### Activity
Write out again the entries from the first line to the line that includes "The tape is", keeping both of those lines.

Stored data
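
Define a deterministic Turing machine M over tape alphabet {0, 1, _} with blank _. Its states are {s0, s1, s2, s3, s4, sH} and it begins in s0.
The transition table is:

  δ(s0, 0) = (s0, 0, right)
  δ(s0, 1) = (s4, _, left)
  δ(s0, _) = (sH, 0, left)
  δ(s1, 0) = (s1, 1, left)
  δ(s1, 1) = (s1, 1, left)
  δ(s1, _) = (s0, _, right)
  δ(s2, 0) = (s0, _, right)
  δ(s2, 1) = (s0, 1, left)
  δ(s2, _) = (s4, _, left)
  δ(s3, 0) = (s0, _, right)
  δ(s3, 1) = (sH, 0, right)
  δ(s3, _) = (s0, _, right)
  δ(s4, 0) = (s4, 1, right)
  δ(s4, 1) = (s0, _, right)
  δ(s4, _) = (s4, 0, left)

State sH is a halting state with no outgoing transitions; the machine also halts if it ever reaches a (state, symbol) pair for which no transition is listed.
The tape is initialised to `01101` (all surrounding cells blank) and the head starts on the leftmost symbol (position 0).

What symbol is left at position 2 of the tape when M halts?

s0 | [0]1101_   read 0 → write 0, move right, go to s0
s0 | 0[1]101_   read 1 → write _, move left, go to s4
s4 | [0]_101_   read 0 → write 1, move right, go to s4
s4 | 1[_]101_   read _ → write 0, move left, go to s4
s4 | [1]0101_   read 1 → write _, move right, go to s0
s0 | _[0]101_   read 0 → write 0, move right, go to s0
s0 | _0[1]01_   read 1 → write _, move left, go to s4
s4 | _[0]_01_   read 0 → write 1, move right, go to s4
s4 | _1[_]01_   read _ → write 0, move left, go to s4
s4 | _[1]001_   read 1 → write _, move right, go to s0
s0 | __[0]01_   read 0 → write 0, move right, go to s0
s0 | __0[0]1_   read 0 → write 0, move right, go to s0
s0 | __00[1]_   read 1 → write _, move left, go to s4
s4 | __0[0]__   read 0 → write 1, move right, go to s4
s4 | __01[_]_   read _ → write 0, move left, go to s4
s4 | __0[1]0_   read 1 → write _, move right, go to s0
s0 | __0_[0]_   read 0 → write 0, move right, go to s0
s0 | __0_0[_]   read _ → write 0, move left, go to sH
sH | __0_[0]0
Cell 2 holds 0 when M halts.

0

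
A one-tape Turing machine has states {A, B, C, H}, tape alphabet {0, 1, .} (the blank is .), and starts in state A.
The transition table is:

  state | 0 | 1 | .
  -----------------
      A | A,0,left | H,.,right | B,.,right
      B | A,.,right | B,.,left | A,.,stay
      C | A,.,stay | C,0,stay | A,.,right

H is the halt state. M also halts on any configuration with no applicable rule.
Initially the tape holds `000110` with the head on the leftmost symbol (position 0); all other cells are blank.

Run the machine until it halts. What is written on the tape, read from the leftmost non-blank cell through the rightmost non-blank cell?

A | .[0]00110   read 0 → write 0, move left, go to A
A | [.]000110   read . → write ., move right, go to B
B | .[0]00110   read 0 → write ., move right, go to A
A | ..[0]0110   read 0 → write 0, move left, go to A
A | .[.]00110   read . → write ., move right, go to B
B | ..[0]0110   read 0 → write ., move right, go to A
A | ...[0]110   read 0 → write 0, move left, go to A
A | ..[.]0110   read . → write ., move right, go to B
B | ...[0]110   read 0 → write ., move right, go to A
A | ....[1]10   read 1 → write ., move right, go to H
H | .....[1]0
The non-blank tape span at halt is 10.

10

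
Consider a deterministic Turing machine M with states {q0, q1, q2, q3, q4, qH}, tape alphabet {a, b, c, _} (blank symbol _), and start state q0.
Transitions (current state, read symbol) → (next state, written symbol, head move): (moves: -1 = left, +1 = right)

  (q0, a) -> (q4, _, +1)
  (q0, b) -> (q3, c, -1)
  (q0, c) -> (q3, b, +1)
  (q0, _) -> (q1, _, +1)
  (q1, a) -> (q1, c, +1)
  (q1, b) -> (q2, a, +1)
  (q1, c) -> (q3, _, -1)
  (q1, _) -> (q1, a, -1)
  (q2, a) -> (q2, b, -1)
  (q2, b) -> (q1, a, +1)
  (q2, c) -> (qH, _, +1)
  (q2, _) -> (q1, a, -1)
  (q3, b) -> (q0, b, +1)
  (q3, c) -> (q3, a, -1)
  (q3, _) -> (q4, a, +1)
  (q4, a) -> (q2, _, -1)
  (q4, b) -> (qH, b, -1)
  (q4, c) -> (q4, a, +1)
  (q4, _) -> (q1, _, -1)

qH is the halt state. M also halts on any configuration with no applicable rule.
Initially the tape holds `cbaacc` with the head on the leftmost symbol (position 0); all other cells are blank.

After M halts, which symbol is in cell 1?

q0 | [c]baacc   read c → write b, move +1, go to q3
q3 | b[b]aacc   read b → write b, move +1, go to q0
q0 | bb[a]acc   read a → write _, move +1, go to q4
q4 | bb_[a]cc   read a → write _, move -1, go to q2
q2 | bb[_]_cc   read _ → write a, move -1, go to q1
q1 | b[b]a_cc   read b → write a, move +1, go to q2
q2 | ba[a]_cc   read a → write b, move -1, go to q2
q2 | b[a]b_cc   read a → write b, move -1, go to q2
q2 | [b]bb_cc   read b → write a, move +1, go to q1
q1 | a[b]b_cc   read b → write a, move +1, go to q2
q2 | aa[b]_cc   read b → write a, move +1, go to q1
q1 | aaa[_]cc   read _ → write a, move -1, go to q1
q1 | aa[a]acc   read a → write c, move +1, go to q1
q1 | aac[a]cc   read a → write c, move +1, go to q1
q1 | aacc[c]c   read c → write _, move -1, go to q3
q3 | aac[c]_c   read c → write a, move -1, go to q3
q3 | aa[c]a_c   read c → write a, move -1, go to q3
q3 | a[a]aa_c
Cell 1 holds a when M halts.

a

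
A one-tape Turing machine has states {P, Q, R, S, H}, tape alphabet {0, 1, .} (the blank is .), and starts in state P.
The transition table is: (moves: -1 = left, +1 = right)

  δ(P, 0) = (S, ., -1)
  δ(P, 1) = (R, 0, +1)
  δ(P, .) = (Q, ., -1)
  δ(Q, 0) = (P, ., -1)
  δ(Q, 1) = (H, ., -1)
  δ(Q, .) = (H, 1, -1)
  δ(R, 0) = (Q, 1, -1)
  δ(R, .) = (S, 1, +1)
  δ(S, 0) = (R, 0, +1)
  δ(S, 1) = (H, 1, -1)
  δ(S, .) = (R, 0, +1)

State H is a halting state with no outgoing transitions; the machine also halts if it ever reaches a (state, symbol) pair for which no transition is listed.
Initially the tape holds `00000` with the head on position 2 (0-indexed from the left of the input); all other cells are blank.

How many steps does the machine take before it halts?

state=P head=2 tape=00[0]00   (P,0)→(S,.,-1)
state=S head=1 tape=0[0].00   (S,0)→(R,0,+1)
state=R head=2 tape=00[.]00   (R,.)→(S,1,+1)
state=S head=3 tape=001[0]0   (S,0)→(R,0,+1)
state=R head=4 tape=0010[0]   (R,0)→(Q,1,-1)
state=Q head=3 tape=001[0]1   (Q,0)→(P,.,-1)
state=P head=2 tape=00[1].1   (P,1)→(R,0,+1)
state=R head=3 tape=000[.]1   (R,.)→(S,1,+1)
state=S head=4 tape=0001[1]   (S,1)→(H,1,-1)
state=H head=3 tape=000[1]1
M halts after 9 transitions.

9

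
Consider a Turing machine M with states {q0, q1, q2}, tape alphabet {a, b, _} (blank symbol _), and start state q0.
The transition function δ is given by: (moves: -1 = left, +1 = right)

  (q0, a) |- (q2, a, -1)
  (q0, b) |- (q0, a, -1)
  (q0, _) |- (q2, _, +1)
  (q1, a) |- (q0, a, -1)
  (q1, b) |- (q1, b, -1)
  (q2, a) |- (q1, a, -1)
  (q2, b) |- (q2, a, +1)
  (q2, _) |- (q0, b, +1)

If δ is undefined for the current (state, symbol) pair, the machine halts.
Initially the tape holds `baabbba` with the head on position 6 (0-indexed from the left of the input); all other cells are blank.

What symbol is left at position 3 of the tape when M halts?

a

state=q0 head=6 tape=_baabbb[a]   (q0,a)→(q2,a,-1)
state=q2 head=5 tape=_baabb[b]a   (q2,b)→(q2,a,+1)
state=q2 head=6 tape=_baabba[a]   (q2,a)→(q1,a,-1)
state=q1 head=5 tape=_baabb[a]a   (q1,a)→(q0,a,-1)
state=q0 head=4 tape=_baab[b]aa   (q0,b)→(q0,a,-1)
state=q0 head=3 tape=_baa[b]aaa   (q0,b)→(q0,a,-1)
state=q0 head=2 tape=_ba[a]aaaa   (q0,a)→(q2,a,-1)
state=q2 head=1 tape=_b[a]aaaaa   (q2,a)→(q1,a,-1)
state=q1 head=0 tape=_[b]aaaaaa   (q1,b)→(q1,b,-1)
state=q1 head=-1 tape=[_]baaaaaa
Cell 3 holds a when M halts.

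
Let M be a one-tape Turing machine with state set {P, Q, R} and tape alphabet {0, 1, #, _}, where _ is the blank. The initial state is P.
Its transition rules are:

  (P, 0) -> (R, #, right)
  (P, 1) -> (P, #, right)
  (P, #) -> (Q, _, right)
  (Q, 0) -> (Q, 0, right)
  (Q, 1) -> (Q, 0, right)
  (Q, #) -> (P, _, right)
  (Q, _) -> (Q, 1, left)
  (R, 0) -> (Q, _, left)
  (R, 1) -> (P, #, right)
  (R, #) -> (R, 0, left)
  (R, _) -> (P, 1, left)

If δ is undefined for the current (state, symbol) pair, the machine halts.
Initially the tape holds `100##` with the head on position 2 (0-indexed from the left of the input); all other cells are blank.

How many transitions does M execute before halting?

P | 10[0]##_   read 0 → write #, move right, go to R
R | 10#[#]#_   read # → write 0, move left, go to R
R | 10[#]0#_   read # → write 0, move left, go to R
R | 1[0]00#_   read 0 → write _, move left, go to Q
Q | [1]_00#_   read 1 → write 0, move right, go to Q
Q | 0[_]00#_   read _ → write 1, move left, go to Q
Q | [0]100#_   read 0 → write 0, move right, go to Q
Q | 0[1]00#_   read 1 → write 0, move right, go to Q
Q | 00[0]0#_   read 0 → write 0, move right, go to Q
Q | 000[0]#_   read 0 → write 0, move right, go to Q
Q | 0000[#]_   read # → write _, move right, go to P
P | 0000_[_]
M halts after 11 transitions.

11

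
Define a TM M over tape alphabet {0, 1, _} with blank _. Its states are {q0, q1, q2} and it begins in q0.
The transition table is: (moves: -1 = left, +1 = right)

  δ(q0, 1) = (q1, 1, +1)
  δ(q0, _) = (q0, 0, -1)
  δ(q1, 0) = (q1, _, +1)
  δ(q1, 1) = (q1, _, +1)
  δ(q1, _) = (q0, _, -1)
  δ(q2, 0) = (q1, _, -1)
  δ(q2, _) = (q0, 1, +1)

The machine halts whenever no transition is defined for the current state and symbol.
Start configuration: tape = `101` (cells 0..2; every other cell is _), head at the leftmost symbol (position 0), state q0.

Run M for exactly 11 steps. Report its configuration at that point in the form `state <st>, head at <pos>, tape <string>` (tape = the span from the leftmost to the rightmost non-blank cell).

state q0, head at 1, tape 1_0

q0 | [1]01_   read 1 → write 1, move +1, go to q1
q1 | 1[0]1_   read 0 → write _, move +1, go to q1
q1 | 1_[1]_   read 1 → write _, move +1, go to q1
q1 | 1__[_]   read _ → write _, move -1, go to q0
q0 | 1_[_]_   read _ → write 0, move -1, go to q0
q0 | 1[_]0_   read _ → write 0, move -1, go to q0
q0 | [1]00_   read 1 → write 1, move +1, go to q1
q1 | 1[0]0_   read 0 → write _, move +1, go to q1
q1 | 1_[0]_   read 0 → write _, move +1, go to q1
q1 | 1__[_]   read _ → write _, move -1, go to q0
q0 | 1_[_]_   read _ → write 0, move -1, go to q0
q0 | 1[_]0_
After 11 steps: state q0, head at 1, tape 1_0.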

### Completed task
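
Define a deterministic Turing machine M over tape alphabet {0, 1, _} with blank _. Its states are {s0, s1, s2, s3, s4, sH} and it begins in s0.
The transition table is:

  δ(s0, 0) = (s0, 0, right)
  δ(s0, 1) = (s4, _, left)
  δ(s0, _) = (sH, 0, left)
  δ(s1, 0) = (s1, 1, left)
  δ(s1, 1) = (s1, 1, left)
  δ(s1, _) = (s0, _, right)
  δ(s2, 0) = (s0, _, right)
  δ(s2, 1) = (s0, 1, left)
  δ(s2, _) = (s4, _, left)
  δ(s3, 0) = (s0, _, right)
  δ(s3, 1) = (sH, 0, right)
  δ(s3, _) = (s0, _, right)
  δ(s4, 0) = (s4, 1, right)
  δ(s4, 1) = (s0, _, right)
  δ(s4, _) = (s4, 0, left)

State sH is a halting state with no outgoing transitions; the machine also halts if it ever reaches a (state, symbol) pair for which no transition is listed.
The tape is initialised to `01101` (all surrounding cells blank) and the head starts on the leftmost symbol (position 0).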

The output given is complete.